**What you have to do**
Copy nothing from the entries below except the lines from the one containing "The columns below" through the one containing "- oceanic crust, thickness", and copy those exactly.

**Items listed in a dataset**
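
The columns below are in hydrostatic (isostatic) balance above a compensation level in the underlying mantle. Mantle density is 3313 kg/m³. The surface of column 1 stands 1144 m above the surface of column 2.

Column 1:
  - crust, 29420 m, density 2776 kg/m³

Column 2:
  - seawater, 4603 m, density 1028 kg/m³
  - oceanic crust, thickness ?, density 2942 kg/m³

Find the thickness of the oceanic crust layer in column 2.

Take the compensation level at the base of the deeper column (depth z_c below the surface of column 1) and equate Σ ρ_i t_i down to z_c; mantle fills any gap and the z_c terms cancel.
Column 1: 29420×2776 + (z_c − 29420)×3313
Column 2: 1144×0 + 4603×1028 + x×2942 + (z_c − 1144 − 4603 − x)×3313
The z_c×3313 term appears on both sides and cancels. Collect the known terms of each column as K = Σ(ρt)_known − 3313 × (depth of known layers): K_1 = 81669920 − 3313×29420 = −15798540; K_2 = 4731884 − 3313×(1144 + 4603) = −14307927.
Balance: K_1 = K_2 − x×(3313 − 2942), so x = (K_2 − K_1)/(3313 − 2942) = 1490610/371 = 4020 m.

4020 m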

==

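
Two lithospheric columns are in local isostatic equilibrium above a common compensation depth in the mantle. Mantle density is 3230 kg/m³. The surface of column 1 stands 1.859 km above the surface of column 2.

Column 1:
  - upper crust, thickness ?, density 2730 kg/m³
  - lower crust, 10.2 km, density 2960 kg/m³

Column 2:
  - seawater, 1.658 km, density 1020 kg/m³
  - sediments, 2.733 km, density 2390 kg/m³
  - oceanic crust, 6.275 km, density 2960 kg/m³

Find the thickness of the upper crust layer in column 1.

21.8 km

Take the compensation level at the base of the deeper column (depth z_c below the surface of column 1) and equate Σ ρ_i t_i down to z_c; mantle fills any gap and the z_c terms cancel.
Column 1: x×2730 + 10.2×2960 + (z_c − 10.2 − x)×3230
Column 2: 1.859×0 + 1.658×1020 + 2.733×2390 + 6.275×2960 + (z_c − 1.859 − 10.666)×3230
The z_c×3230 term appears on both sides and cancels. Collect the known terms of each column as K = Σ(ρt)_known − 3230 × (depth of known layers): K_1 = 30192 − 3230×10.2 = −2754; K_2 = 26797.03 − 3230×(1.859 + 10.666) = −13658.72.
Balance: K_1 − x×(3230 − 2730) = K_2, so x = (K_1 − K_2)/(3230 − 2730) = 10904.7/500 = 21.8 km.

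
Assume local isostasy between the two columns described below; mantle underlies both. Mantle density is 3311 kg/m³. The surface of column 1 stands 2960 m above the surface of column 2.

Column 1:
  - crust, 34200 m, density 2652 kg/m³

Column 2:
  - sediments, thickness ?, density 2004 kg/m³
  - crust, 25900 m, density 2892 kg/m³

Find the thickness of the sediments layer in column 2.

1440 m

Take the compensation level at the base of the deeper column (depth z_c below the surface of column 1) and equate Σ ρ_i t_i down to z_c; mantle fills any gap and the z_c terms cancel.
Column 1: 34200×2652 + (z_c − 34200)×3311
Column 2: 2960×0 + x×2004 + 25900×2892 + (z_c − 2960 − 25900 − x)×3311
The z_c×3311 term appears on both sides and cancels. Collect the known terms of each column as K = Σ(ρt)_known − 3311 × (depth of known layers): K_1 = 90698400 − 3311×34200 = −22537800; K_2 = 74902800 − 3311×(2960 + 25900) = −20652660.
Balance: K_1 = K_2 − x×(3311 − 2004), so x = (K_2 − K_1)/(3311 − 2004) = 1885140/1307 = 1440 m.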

**Output below**
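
The columns below are in hydrostatic (isostatic) balance above a compensation level in the underlying mantle. Mantle density is 3313 kg/m³. The surface of column 1 stands 1144 m above the surface of column 2.

Column 1:
  - crust, 29420 m, density 2776 kg/m³

Column 2:
  - seawater, 4603 m, density 1028 kg/m³
  - oceanic crust, thickness ?, density 2942 kg/m³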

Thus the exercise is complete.